What needs to be done:
Could you retype the whole listing, word for word?

Exercise materials:
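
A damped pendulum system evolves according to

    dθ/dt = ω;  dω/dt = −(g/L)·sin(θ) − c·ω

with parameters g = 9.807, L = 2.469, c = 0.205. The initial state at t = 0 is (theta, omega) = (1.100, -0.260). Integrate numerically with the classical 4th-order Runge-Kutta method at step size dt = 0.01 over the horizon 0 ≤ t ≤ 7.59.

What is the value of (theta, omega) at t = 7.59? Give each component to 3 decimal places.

t=0.000: state=(1.100, -0.260)
step 1 (dt=0.01): k1=(-0.260, -3.487), k2=(-0.277, -3.481), k3=(-0.277, -3.481), k4=(-0.295, -3.474); state += dt/6·(k1+2k2+2k3+k4)
t=0.010: state=(1.097, -0.295)
t=0.020: state=(1.094, -0.329)
t=0.030: state=(1.091, -0.364)
continuing one RK4 step at a time; state shown every 25 steps (Δt=0.25):
t=0.250: state=(0.930, -1.077)
t=0.500: state=(0.578, -1.690)
t=0.750: state=(0.116, -1.935)
t=1.000: state=(-0.350, -1.720)
t=1.250: state=(-0.713, -1.135)
t=1.500: state=(-0.903, -0.368)
t=1.750: state=(-0.896, 0.417)
t=2.000: state=(-0.703, 1.098)
t=2.250: state=(-0.366, 1.541)
t=2.500: state=(0.037, 1.621)
t=2.750: state=(0.412, 1.318)
t=3.000: state=(0.674, 0.743)
t=3.250: state=(0.774, 0.055)
t=3.500: state=(0.703, -0.609)
t=3.750: state=(0.482, -1.126)
t=4.000: state=(0.162, -1.378)
t=4.250: state=(-0.179, -1.298)
t=4.500: state=(-0.462, -0.921)
t=4.750: state=(-0.625, -0.365)
t=5.000: state=(-0.641, 0.236)
t=5.250: state=(-0.513, 0.760)
t=5.500: state=(-0.276, 1.099)
t=5.750: state=(0.014, 1.170)
t=6.000: state=(0.286, 0.963)
t=6.250: state=(0.478, 0.546)
t=6.500: state=(0.551, 0.034)
t=6.750: state=(0.496, -0.460)
t=7.000: state=(0.331, -0.832)
t=7.250: state=(0.097, -0.998)
t=7.500: state=(-0.148, -0.921)
t=7.590: state=(-0.227, -0.838)

(theta, omega) = (-0.227, -0.838)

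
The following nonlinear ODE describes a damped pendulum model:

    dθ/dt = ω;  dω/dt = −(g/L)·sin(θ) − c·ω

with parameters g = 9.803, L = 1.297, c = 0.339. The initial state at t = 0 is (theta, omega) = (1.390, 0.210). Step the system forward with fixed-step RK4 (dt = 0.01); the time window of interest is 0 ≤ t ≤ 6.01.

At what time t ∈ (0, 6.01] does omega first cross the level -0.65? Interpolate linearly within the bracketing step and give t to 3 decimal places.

t=0.000: state=(1.390, 0.210)
step 1 (dt=0.01): k1=(0.210, -7.506), k2=(0.172, -7.495), k3=(0.173, -7.495), k4=(0.135, -7.483); state += dt/6·(k1+2k2+2k3+k4)
t=0.010: state=(1.392, 0.135)
t=0.020: state=(1.393, 0.060)
t=0.030: state=(1.393, -0.014)
t=0.110: state=(1.368, -0.600)
next step: t=0.120: state=(1.362, -0.672) — omega has crossed -0.65
linear interpolation between t=0.110 (-0.59994) and t=0.120 (-0.67177) → t≈0.117

t = 0.117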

Task solution:
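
A damped pendulum system evolves according to

    dθ/dt = ω;  dω/dt = −(g/L)·sin(θ) − c·ω

with parameters g = 9.807, L = 2.469, c = 0.205. The initial state at t = 0 is (theta, omega) = (1.100, -0.260). Integrate numerically with the classical 4th-order Runge-Kutta method at step size dt = 0.01 over the horizon 0 ≤ t ≤ 7.59.

What is the value of (theta, omega) at t = 7.59? Give each component to 3 decimal places.

t=0.000: state=(1.100, -0.260)
step 1 (dt=0.01): k1=(-0.260, -3.487), k2=(-0.277, -3.481), k3=(-0.277, -3.481), k4=(-0.295, -3.474); state += dt/6·(k1+2k2+2k3+k4)
t=0.010: state=(1.097, -0.295)
t=0.020: state=(1.094, -0.329)
t=0.030: state=(1.091, -0.364)
continuing one RK4 step at a time; state shown every 25 steps (Δt=0.25):
t=0.250: state=(0.930, -1.077)
t=0.500: state=(0.578, -1.690)
t=0.750: state=(0.116, -1.935)
t=1.000: state=(-0.350, -1.720)
t=1.250: state=(-0.713, -1.135)
t=1.500: state=(-0.903, -0.368)
t=1.750: state=(-0.896, 0.417)
t=2.000: state=(-0.703, 1.098)
t=2.250: state=(-0.366, 1.541)
t=2.500: state=(0.037, 1.621)
t=2.750: state=(0.412, 1.318)
t=3.000: state=(0.674, 0.743)
t=3.250: state=(0.774, 0.055)
t=3.500: state=(0.703, -0.609)
t=3.750: state=(0.482, -1.126)
t=4.000: state=(0.162, -1.378)
t=4.250: state=(-0.179, -1.298)
t=4.500: state=(-0.462, -0.921)
t=4.750: state=(-0.625, -0.365)
t=5.000: state=(-0.641, 0.236)
t=5.250: state=(-0.513, 0.760)
t=5.500: state=(-0.276, 1.099)
t=5.750: state=(0.014, 1.170)
t=6.000: state=(0.286, 0.963)
t=6.250: state=(0.478, 0.546)
t=6.500: state=(0.551, 0.034)
t=6.750: state=(0.496, -0.460)
t=7.000: state=(0.331, -0.832)
t=7.250: state=(0.097, -0.998)
t=7.500: state=(-0.148, -0.921)
t=7.590: state=(-0.227, -0.838)

(theta, omega) = (-0.227, -0.838)

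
The following nonlinear ODE describes a damped pendulum model:

    dθ/dt = ω;  dω/dt = −(g/L)·sin(θ) − c·ω

with parameters g = 9.803, L = 1.297, c = 0.339. The initial state at t = 0 is (theta, omega) = (1.390, 0.210). Step the system forward with fixed-step RK4 (dt = 0.01); the time window of interest is 0 ≤ t ≤ 6.01.

At what time t ∈ (0, 6.01] does omega first cross the level -0.65? Interpolate linearly within the bracketing step and give t to 3 decimal places.

t=0.000: state=(1.390, 0.210)
step 1 (dt=0.01): k1=(0.210, -7.506), k2=(0.172, -7.495), k3=(0.173, -7.495), k4=(0.135, -7.483); state += dt/6·(k1+2k2+2k3+k4)
t=0.010: state=(1.392, 0.135)
t=0.020: state=(1.393, 0.060)
t=0.030: state=(1.393, -0.014)
t=0.110: state=(1.368, -0.600)
next step: t=0.120: state=(1.362, -0.672) — omega has crossed -0.65
linear interpolation between t=0.110 (-0.59994) and t=0.120 (-0.67177) → t≈0.117

t = 0.117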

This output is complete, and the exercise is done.